++++ DATASET ENTRIES
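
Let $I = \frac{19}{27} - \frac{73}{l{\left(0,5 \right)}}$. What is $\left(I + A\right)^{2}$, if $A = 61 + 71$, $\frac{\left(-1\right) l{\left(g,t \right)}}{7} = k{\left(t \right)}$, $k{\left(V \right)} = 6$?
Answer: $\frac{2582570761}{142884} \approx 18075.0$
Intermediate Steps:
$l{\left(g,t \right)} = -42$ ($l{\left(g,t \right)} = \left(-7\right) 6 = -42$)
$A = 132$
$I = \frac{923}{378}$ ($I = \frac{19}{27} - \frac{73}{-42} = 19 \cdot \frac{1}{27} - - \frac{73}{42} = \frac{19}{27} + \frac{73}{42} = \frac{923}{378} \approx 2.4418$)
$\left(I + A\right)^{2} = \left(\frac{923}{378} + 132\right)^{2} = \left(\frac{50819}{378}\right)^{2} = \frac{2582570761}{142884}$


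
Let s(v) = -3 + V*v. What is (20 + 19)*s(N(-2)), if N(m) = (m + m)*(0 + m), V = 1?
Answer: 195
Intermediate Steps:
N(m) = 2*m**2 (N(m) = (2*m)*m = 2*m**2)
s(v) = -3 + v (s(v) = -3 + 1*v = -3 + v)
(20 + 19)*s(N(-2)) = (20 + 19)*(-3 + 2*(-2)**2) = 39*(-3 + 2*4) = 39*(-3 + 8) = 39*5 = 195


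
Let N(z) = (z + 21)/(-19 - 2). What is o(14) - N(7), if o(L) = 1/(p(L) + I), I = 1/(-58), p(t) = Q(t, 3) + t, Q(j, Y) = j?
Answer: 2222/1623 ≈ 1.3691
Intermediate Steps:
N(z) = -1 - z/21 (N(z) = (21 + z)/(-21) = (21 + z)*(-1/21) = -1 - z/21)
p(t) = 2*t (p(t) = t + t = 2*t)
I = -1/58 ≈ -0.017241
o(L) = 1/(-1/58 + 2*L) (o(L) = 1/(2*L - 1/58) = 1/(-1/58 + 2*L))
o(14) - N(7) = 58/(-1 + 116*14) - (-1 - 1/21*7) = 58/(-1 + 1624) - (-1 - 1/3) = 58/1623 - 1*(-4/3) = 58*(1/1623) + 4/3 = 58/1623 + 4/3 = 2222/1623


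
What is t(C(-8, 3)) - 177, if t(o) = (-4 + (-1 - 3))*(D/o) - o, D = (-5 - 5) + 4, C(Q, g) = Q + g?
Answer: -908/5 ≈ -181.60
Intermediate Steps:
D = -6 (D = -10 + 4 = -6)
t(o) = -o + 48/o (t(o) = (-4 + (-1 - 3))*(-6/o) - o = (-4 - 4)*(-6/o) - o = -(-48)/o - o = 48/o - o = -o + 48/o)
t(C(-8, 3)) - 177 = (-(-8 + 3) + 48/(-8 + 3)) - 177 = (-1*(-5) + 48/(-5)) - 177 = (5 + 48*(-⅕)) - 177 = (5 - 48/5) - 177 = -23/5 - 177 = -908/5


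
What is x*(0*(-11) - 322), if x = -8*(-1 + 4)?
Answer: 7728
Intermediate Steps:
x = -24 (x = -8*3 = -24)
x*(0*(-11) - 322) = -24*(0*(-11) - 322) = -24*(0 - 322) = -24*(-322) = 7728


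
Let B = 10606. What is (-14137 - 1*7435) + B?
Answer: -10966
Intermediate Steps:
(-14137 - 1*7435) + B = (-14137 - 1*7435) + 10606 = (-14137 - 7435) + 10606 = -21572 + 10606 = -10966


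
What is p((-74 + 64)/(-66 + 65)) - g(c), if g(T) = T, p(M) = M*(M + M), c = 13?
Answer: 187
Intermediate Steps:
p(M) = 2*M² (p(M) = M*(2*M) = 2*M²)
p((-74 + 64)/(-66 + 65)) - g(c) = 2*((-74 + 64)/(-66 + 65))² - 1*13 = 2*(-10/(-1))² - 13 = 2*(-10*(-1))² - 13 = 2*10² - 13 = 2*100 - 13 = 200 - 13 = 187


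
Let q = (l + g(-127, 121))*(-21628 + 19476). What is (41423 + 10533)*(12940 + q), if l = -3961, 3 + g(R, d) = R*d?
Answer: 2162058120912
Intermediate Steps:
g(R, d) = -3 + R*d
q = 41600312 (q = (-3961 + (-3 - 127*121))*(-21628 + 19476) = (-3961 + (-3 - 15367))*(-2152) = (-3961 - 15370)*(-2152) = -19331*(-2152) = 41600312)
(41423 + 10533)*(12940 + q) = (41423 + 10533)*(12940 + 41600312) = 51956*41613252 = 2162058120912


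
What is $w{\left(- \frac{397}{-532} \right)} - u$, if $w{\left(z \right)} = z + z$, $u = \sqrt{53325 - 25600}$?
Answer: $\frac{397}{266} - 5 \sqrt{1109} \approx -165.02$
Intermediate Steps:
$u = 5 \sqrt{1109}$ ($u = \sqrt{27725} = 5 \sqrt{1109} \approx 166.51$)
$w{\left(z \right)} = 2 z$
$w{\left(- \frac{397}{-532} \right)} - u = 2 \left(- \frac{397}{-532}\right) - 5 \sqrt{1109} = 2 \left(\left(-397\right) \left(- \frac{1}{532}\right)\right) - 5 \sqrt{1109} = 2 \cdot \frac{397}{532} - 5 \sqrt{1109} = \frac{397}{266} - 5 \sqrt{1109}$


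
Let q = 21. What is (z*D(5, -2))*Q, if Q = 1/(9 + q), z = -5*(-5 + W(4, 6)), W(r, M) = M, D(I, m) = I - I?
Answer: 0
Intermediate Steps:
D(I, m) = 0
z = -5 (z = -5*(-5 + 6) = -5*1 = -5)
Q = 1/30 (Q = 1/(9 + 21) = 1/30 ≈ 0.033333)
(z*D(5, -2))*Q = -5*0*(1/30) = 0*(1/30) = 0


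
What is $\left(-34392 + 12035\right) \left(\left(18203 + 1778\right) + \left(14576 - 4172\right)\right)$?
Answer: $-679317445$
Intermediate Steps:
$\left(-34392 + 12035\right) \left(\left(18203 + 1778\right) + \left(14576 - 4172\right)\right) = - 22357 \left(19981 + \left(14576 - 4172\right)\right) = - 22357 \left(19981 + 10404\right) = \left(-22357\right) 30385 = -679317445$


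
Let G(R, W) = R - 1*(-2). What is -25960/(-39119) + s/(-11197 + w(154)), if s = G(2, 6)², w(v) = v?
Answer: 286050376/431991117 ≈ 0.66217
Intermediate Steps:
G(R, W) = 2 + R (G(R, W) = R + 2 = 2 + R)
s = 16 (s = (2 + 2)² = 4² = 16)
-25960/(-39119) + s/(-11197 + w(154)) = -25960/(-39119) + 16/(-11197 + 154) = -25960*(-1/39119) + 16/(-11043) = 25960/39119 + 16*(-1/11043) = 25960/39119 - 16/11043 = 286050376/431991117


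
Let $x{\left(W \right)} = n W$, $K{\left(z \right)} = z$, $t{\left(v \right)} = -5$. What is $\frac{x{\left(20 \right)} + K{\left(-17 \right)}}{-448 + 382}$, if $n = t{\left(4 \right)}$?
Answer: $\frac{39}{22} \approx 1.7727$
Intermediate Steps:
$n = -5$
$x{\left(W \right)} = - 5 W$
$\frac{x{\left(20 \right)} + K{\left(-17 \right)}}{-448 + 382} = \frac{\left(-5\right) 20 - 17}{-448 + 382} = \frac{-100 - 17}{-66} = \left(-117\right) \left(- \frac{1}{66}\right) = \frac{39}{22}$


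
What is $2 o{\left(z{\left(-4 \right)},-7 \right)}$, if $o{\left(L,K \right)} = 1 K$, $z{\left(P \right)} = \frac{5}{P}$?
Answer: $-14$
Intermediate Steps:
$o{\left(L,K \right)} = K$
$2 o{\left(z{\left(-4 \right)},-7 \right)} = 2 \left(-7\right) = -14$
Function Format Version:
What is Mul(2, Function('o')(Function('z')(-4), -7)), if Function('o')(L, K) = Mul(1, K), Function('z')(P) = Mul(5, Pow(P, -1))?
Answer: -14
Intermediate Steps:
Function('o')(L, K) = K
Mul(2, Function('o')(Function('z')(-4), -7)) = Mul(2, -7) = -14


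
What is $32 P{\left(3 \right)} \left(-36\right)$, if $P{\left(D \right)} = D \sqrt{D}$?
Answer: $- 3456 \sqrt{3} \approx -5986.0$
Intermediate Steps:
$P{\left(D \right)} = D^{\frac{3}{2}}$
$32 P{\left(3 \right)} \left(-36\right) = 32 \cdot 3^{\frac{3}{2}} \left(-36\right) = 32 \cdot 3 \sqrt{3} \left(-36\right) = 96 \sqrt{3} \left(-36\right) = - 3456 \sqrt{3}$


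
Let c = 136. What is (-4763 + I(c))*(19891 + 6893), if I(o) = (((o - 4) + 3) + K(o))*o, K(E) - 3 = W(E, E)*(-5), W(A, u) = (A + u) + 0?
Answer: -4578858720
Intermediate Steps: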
++++++++
TASK OBJECTIVE »
The required output is every line above from the one with "What is $\left(-34392" down to the one with "Answer: 286050376/431991117 ≈ 0.66217", restated word for word, ends included.

THE COMPLETED TASK »
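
What is $\left(-34392 + 12035\right) \left(\left(18203 + 1778\right) + \left(14576 - 4172\right)\right)$?
Answer: $-679317445$
Intermediate Steps:
$\left(-34392 + 12035\right) \left(\left(18203 + 1778\right) + \left(14576 - 4172\right)\right) = - 22357 \left(19981 + \left(14576 - 4172\right)\right) = - 22357 \left(19981 + 10404\right) = \left(-22357\right) 30385 = -679317445$


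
Let G(R, W) = R - 1*(-2). What is -25960/(-39119) + s/(-11197 + w(154)), if s = G(2, 6)², w(v) = v?
Answer: 286050376/431991117 ≈ 0.66217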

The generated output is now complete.